--- WHAT YOU NEED TO DO ---
The complete data, repeated exactly, should form your response.

--- INFORMATION SHOWN ---
════════════════════

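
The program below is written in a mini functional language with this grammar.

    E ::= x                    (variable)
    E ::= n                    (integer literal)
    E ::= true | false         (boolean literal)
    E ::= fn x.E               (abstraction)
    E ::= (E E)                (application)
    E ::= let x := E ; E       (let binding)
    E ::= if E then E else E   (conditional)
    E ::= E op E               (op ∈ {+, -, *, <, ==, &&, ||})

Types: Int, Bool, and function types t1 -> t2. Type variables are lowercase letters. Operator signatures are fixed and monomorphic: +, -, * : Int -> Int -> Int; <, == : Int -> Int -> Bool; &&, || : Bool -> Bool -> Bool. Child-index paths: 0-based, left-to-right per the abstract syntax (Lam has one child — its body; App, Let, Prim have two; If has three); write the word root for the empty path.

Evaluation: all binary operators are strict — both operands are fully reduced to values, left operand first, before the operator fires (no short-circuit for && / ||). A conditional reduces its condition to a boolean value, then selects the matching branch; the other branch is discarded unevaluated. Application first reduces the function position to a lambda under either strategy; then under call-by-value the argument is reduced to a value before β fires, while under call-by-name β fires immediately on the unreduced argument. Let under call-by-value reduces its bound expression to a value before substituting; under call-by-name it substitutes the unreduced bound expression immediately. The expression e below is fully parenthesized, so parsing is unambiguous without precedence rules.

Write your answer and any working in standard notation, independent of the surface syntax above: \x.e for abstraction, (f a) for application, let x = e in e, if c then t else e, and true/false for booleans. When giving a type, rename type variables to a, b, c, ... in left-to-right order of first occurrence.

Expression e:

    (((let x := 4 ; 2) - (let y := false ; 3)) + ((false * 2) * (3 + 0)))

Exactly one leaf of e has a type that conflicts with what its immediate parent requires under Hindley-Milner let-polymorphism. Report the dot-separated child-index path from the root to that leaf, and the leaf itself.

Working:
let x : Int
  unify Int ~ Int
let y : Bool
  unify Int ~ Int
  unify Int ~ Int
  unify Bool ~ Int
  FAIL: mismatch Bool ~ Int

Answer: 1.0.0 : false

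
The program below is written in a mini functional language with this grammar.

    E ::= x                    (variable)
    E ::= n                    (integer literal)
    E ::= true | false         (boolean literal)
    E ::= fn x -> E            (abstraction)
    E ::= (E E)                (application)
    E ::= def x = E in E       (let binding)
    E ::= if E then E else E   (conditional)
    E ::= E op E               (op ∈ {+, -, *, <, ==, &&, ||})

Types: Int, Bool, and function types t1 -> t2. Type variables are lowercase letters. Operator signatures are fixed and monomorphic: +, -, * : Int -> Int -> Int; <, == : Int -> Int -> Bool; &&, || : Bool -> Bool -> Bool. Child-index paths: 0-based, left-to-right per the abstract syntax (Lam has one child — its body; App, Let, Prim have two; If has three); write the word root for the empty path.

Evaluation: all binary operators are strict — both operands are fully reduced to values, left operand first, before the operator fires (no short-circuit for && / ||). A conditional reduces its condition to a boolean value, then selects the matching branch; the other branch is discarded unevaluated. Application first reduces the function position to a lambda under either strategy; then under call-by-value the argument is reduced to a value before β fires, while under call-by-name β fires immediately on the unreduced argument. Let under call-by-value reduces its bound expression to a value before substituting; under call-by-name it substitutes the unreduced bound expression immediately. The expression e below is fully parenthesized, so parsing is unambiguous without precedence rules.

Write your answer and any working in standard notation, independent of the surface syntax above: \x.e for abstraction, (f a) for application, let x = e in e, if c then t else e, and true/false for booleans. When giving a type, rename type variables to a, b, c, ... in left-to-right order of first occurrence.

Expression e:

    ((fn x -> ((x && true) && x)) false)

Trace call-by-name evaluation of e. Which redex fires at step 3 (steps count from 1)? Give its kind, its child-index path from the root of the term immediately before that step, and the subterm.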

════════════════════

--- WRITTEN SOLUTION ---
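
The program below is written in a mini functional language with this grammar.

    E ::= x                    (variable)
    E ::= n                    (integer literal)
    E ::= true | false         (boolean literal)
    E ::= fn x.E               (abstraction)
    E ::= (E E)                (application)
    E ::= let x := E ; E       (let binding)
    E ::= if E then E else E   (conditional)
    E ::= E op E               (op ∈ {+, -, *, <, ==, &&, ||})

Types: Int, Bool, and function types t1 -> t2. Type variables are lowercase letters. Operator signatures are fixed and monomorphic: +, -, * : Int -> Int -> Int; <, == : Int -> Int -> Bool; &&, || : Bool -> Bool -> Bool. Child-index paths: 0-based, left-to-right per the abstract syntax (Lam has one child — its body; App, Let, Prim have two; If has three); write the word root for the empty path.

Evaluation: all binary operators are strict — both operands are fully reduced to values, left operand first, before the operator fires (no short-circuit for && / ||). A conditional reduces its condition to a boolean value, then selects the matching branch; the other branch is discarded unevaluated. Application first reduces the function position to a lambda under either strategy; then under call-by-value the argument is reduced to a value before β fires, while under call-by-name β fires immediately on the unreduced argument. Let under call-by-value reduces its bound expression to a value before substituting; under call-by-name it substitutes the unreduced bound expression immediately. The expression e below is fully parenthesized, so parsing is unambiguous without precedence rules.

Write your answer and any working in standard notation, independent of the surface syntax above: \x.e for abstraction, (f a) for application, let x = e in e, if c then t else e, and true/false for booleans. When giving a type, rename type variables to a, b, c, ... in left-to-right order of first occurrence.

Expression e:

    (((let x := 4 ; 2) - (let y := false ; 3)) + ((false * 2) * (3 + 0)))

Exactly one leaf of e has a type that conflicts with what its immediate parent requires under Hindley-Milner let-polymorphism. Report the dot-separated child-index path from the root to that leaf, and the leaf itself.

Working:
let x : Int
  unify Int ~ Int
let y : Bool
  unify Int ~ Int
  unify Int ~ Int
  unify Bool ~ Int
  FAIL: mismatch Bool ~ Int

Answer: 1.0.0 : false

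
The program below is written in a mini functional language with this grammar.

    E ::= x                    (variable)
    E ::= n                    (integer literal)
    E ::= true | false         (boolean literal)
    E ::= fn x -> E            (abstraction)
    E ::= (E E)                (application)
    E ::= def x = E in E       (let binding)
    E ::= if E then E else E   (conditional)
    E ::= E op E               (op ∈ {+, -, *, <, ==, &&, ||})

Types: Int, Bool, and function types t1 -> t2. Type variables are lowercase letters. Operator signatures are fixed and monomorphic: +, -, * : Int -> Int -> Int; <, == : Int -> Int -> Bool; &&, || : Bool -> Bool -> Bool. Child-index paths: 0-based, left-to-right per the abstract syntax (Lam has one child — its body; App, Let, Prim have two; If has three); write the word root for the empty path.

Evaluation: all binary operators are strict — both operands are fully reduced to values, left operand first, before the operator fires (no short-circuit for && / ||). A conditional reduces its condition to a boolean value, then selects the matching branch; the other branch is discarded unevaluated. Application first reduces the function position to a lambda under either strategy; then under call-by-value the argument is reduced to a value before β fires, while under call-by-name β fires immediately on the unreduced argument. Let under call-by-value reduces its bound expression to a value before substituting; under call-by-name it substitutes the unreduced bound expression immediately. The expression e below is fully parenthesized, so parsing is unambiguous without precedence rules.

Write your answer and any working in standard notation, independent of the surface syntax above: \x.e for abstraction, (f a) for application, let x = e in e, if c then t else e, and true/false for booleans. When giving a type, rename type variables to a, b, c, ... in left-to-right order of first occurrence.

Expression e:

    ((fn x -> ((x && true) && x)) false)

Trace call-by-name evaluation of e. Which redex fires at step 3 (steps count from 1)? Give its kind, its child-index path from the root of the term immediately before that step, and the subterm.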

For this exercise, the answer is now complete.